An exact copy of every record is needed.

» Data supplied:
● ● ● ●
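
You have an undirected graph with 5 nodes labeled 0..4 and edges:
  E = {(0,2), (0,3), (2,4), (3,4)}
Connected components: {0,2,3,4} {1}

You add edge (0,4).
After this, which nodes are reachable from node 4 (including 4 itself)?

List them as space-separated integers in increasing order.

Before: nodes reachable from 4: {0,2,3,4}
Adding (0,4): both endpoints already in same component. Reachability from 4 unchanged.
After: nodes reachable from 4: {0,2,3,4}

Answer: 0 2 3 4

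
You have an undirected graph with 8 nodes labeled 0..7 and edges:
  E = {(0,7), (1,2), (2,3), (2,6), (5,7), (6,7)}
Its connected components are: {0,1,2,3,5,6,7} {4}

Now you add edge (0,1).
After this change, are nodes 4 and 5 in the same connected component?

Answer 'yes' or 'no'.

Initial components: {0,1,2,3,5,6,7} {4}
Adding edge (0,1): both already in same component {0,1,2,3,5,6,7}. No change.
New components: {0,1,2,3,5,6,7} {4}
Are 4 and 5 in the same component? no

Answer: no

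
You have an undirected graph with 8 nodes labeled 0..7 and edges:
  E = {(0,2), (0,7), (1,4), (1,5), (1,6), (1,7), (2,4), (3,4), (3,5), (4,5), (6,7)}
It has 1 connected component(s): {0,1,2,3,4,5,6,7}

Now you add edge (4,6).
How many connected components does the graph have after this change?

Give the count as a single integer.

Answer: 1

Derivation:
Initial component count: 1
Add (4,6): endpoints already in same component. Count unchanged: 1.
New component count: 1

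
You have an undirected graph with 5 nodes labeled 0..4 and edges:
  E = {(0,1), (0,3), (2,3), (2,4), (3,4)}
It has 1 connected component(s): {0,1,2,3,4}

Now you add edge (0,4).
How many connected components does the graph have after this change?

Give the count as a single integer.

Initial component count: 1
Add (0,4): endpoints already in same component. Count unchanged: 1.
New component count: 1

Answer: 1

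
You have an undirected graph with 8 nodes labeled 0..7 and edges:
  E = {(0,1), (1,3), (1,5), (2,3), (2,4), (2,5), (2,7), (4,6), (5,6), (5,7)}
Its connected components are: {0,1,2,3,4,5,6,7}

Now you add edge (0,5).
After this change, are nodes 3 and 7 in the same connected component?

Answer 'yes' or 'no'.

Initial components: {0,1,2,3,4,5,6,7}
Adding edge (0,5): both already in same component {0,1,2,3,4,5,6,7}. No change.
New components: {0,1,2,3,4,5,6,7}
Are 3 and 7 in the same component? yes

Answer: yes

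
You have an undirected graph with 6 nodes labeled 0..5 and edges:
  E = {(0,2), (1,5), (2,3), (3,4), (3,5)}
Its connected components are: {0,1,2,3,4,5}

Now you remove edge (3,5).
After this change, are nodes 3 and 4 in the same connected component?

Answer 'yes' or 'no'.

Initial components: {0,1,2,3,4,5}
Removing edge (3,5): it was a bridge — component count 1 -> 2.
New components: {0,2,3,4} {1,5}
Are 3 and 4 in the same component? yes

Answer: yes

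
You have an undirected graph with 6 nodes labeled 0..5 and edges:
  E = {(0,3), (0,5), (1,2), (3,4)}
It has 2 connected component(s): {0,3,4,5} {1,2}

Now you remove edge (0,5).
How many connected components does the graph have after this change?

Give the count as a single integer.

Initial component count: 2
Remove (0,5): it was a bridge. Count increases: 2 -> 3.
  After removal, components: {0,3,4} {1,2} {5}
New component count: 3

Answer: 3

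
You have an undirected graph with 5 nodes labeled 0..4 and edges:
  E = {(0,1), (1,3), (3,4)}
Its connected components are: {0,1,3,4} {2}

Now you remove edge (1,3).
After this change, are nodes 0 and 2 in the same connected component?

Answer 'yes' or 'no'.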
● ● ● ●
» Response below:
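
You have an undirected graph with 5 nodes labeled 0..4 and edges:
  E = {(0,2), (0,3), (2,4), (3,4)}
Connected components: {0,2,3,4} {1}

You add edge (0,4).
After this, which nodes are reachable from node 4 (including 4 itself)?

List them as space-separated integers in increasing order.

Before: nodes reachable from 4: {0,2,3,4}
Adding (0,4): both endpoints already in same component. Reachability from 4 unchanged.
After: nodes reachable from 4: {0,2,3,4}

Answer: 0 2 3 4

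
You have an undirected graph with 8 nodes labeled 0..7 and edges:
  E = {(0,7), (1,2), (2,3), (2,6), (5,7), (6,7)}
Its connected components are: {0,1,2,3,5,6,7} {4}

Now you add edge (0,1).
After this change, are nodes 4 and 5 in the same connected component?

Answer 'yes' or 'no'.

Initial components: {0,1,2,3,5,6,7} {4}
Adding edge (0,1): both already in same component {0,1,2,3,5,6,7}. No change.
New components: {0,1,2,3,5,6,7} {4}
Are 4 and 5 in the same component? no

Answer: no

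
You have an undirected graph with 8 nodes labeled 0..7 and edges:
  E = {(0,2), (0,7), (1,4), (1,5), (1,6), (1,7), (2,4), (3,4), (3,5), (4,5), (6,7)}
It has 1 connected component(s): {0,1,2,3,4,5,6,7}

Now you add edge (4,6).
How many connected components does the graph have after this change?

Give the count as a single integer.

Answer: 1

Derivation:
Initial component count: 1
Add (4,6): endpoints already in same component. Count unchanged: 1.
New component count: 1

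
You have an undirected graph with 5 nodes labeled 0..4 and edges:
  E = {(0,1), (0,3), (2,3), (2,4), (3,4)}
It has 1 connected component(s): {0,1,2,3,4}

Now you add edge (0,4).
How many connected components does the graph have after this change?

Give the count as a single integer.

Initial component count: 1
Add (0,4): endpoints already in same component. Count unchanged: 1.
New component count: 1

Answer: 1

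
You have an undirected graph with 8 nodes labeled 0..7 and edges:
  E = {(0,1), (1,3), (1,5), (2,3), (2,4), (2,5), (2,7), (4,6), (5,6), (5,7)}
Its connected components are: {0,1,2,3,4,5,6,7}

Now you add edge (0,5).
After this change, are nodes 3 and 7 in the same connected component?

Answer 'yes' or 'no'.

Initial components: {0,1,2,3,4,5,6,7}
Adding edge (0,5): both already in same component {0,1,2,3,4,5,6,7}. No change.
New components: {0,1,2,3,4,5,6,7}
Are 3 and 7 in the same component? yes

Answer: yes

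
You have an undirected graph with 6 nodes labeled 0..5 and edges:
  E = {(0,2), (1,5), (2,3), (3,4), (3,5)}
Its connected components are: {0,1,2,3,4,5}

Now you remove edge (3,5).
After this change, are nodes 3 and 4 in the same connected component?

Answer 'yes' or 'no'.

Initial components: {0,1,2,3,4,5}
Removing edge (3,5): it was a bridge — component count 1 -> 2.
New components: {0,2,3,4} {1,5}
Are 3 and 4 in the same component? yes

Answer: yes

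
You have an undirected graph with 6 nodes labeled 0..5 and edges:
  E = {(0,3), (0,5), (1,2), (3,4)}
It has 2 connected component(s): {0,3,4,5} {1,2}

Now you remove edge (0,5).
How many connected components does the graph have after this change?

Give the count as a single integer.

Initial component count: 2
Remove (0,5): it was a bridge. Count increases: 2 -> 3.
  After removal, components: {0,3,4} {1,2} {5}
New component count: 3

Answer: 3

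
You have an undirected graph with 5 nodes labeled 0..4 and edges:
  E = {(0,1), (1,3), (3,4)}
Its connected components are: {0,1,3,4} {2}

Now you remove edge (1,3).
After this change, are nodes 0 and 2 in the same connected component?

Answer 'yes' or 'no'.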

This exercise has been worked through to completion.